Please return all lines in the listing holding the word "pattern".

════════════════════

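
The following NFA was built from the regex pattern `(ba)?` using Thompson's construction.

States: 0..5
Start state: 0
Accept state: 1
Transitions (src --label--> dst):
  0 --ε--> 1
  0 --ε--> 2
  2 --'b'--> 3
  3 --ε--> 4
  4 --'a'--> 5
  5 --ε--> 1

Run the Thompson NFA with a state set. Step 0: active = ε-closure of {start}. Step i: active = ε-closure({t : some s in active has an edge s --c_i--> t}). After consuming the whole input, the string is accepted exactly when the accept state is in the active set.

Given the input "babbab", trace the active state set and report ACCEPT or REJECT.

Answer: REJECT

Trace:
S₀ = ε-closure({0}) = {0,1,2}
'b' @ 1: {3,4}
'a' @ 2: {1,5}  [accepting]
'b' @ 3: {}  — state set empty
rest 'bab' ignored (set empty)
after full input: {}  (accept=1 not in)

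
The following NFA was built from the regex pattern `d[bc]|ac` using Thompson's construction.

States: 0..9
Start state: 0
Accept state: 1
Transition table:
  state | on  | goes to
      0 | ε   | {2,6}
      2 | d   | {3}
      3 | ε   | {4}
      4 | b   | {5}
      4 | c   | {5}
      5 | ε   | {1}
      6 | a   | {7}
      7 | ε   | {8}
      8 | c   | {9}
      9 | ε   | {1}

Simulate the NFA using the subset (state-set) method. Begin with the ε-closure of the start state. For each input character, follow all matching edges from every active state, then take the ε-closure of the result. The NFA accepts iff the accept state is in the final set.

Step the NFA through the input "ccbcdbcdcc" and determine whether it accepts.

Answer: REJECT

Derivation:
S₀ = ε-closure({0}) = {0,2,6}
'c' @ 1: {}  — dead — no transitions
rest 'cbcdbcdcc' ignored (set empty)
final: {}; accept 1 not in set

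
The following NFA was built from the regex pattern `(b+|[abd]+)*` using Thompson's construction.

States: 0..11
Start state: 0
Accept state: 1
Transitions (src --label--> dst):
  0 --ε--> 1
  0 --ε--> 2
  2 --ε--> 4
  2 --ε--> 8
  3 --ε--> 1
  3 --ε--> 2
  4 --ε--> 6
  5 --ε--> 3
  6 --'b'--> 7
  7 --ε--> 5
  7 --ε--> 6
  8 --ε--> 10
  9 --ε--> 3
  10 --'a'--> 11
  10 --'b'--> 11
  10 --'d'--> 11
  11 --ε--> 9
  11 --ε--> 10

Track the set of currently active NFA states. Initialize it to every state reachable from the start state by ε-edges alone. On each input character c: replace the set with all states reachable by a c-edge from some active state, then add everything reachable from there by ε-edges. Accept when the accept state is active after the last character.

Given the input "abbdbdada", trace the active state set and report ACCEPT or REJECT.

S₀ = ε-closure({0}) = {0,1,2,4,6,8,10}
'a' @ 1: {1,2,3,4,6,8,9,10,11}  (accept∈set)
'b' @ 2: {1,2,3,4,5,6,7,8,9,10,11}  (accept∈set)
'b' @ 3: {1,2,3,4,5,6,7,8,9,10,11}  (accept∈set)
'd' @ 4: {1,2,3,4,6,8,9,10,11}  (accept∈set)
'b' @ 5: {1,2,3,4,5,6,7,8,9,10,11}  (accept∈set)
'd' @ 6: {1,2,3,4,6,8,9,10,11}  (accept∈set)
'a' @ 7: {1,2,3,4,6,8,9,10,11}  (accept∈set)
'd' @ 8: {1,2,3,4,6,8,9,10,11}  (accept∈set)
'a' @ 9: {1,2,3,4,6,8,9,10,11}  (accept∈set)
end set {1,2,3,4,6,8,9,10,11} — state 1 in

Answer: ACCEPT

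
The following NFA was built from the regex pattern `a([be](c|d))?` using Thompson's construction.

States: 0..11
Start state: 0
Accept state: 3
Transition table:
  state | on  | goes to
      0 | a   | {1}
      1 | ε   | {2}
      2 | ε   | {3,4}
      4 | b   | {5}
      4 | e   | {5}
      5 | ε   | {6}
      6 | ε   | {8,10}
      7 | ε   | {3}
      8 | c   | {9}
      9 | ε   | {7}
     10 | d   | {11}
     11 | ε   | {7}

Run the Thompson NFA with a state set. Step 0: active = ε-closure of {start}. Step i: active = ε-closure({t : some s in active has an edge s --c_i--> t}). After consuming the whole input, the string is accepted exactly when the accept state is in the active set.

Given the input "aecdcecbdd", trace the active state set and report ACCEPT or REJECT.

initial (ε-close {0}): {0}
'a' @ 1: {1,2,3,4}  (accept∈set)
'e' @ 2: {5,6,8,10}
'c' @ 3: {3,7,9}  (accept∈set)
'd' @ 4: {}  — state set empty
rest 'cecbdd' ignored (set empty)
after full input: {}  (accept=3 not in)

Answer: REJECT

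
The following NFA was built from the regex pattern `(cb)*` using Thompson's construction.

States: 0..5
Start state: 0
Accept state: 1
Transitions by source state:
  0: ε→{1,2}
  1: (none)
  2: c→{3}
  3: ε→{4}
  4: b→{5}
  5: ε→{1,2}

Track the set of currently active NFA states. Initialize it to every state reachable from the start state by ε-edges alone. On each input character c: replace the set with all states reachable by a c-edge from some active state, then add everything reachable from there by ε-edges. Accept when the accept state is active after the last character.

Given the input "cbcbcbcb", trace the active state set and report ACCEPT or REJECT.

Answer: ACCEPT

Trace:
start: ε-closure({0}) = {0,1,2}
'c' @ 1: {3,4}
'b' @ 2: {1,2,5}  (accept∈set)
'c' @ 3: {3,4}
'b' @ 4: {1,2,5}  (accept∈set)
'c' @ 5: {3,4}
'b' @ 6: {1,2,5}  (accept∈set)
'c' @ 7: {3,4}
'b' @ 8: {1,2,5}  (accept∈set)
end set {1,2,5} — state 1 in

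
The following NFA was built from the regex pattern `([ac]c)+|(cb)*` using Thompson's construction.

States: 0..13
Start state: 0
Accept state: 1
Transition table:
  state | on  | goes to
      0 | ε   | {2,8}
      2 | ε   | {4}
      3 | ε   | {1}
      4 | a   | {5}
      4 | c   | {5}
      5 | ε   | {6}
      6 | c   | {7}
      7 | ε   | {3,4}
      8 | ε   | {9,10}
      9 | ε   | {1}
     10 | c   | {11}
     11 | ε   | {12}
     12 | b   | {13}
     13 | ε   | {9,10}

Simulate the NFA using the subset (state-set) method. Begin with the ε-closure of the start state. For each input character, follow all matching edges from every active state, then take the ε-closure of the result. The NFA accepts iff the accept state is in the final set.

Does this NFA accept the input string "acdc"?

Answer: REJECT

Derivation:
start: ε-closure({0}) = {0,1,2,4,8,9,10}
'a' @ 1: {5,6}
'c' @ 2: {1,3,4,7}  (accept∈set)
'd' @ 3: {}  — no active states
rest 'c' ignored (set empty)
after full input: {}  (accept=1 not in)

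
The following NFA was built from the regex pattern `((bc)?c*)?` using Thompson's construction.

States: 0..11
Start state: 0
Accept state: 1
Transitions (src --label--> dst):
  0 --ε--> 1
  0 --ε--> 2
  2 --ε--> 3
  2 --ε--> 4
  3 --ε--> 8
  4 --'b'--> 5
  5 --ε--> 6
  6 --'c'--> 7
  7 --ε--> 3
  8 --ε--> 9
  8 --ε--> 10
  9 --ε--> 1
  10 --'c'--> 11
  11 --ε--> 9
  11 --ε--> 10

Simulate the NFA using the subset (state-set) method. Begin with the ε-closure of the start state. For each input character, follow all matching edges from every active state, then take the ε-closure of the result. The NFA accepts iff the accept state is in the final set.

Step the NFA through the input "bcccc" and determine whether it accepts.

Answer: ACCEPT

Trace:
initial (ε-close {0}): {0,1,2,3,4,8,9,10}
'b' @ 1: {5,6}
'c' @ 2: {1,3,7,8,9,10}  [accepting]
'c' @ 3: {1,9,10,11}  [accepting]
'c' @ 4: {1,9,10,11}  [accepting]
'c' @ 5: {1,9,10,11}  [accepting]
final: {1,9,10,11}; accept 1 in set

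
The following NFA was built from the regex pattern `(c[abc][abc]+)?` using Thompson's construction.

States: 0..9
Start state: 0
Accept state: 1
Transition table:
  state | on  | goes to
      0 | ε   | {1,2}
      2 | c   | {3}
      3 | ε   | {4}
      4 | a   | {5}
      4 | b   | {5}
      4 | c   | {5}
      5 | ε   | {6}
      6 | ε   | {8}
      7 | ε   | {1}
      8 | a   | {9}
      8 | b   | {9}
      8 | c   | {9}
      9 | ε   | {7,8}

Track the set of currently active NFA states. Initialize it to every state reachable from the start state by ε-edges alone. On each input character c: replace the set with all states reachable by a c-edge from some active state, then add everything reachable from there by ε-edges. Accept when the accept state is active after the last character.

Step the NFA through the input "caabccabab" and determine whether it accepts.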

════════════════════

# Answer to the problem
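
The following NFA was built from the regex pattern `(ba)?` using Thompson's construction.
The following NFA was built from the regex pattern `d[bc]|ac` using Thompson's construction.
The following NFA was built from the regex pattern `(b+|[abd]+)*` using Thompson's construction.
The following NFA was built from the regex pattern `a([be](c|d))?` using Thompson's construction.
The following NFA was built from the regex pattern `(cb)*` using Thompson's construction.
The following NFA was built from the regex pattern `([ac]c)+|(cb)*` using Thompson's construction.
The following NFA was built from the regex pattern `((bc)?c*)?` using Thompson's construction.
The following NFA was built from the regex pattern `(c[abc][abc]+)?` using Thompson's construction.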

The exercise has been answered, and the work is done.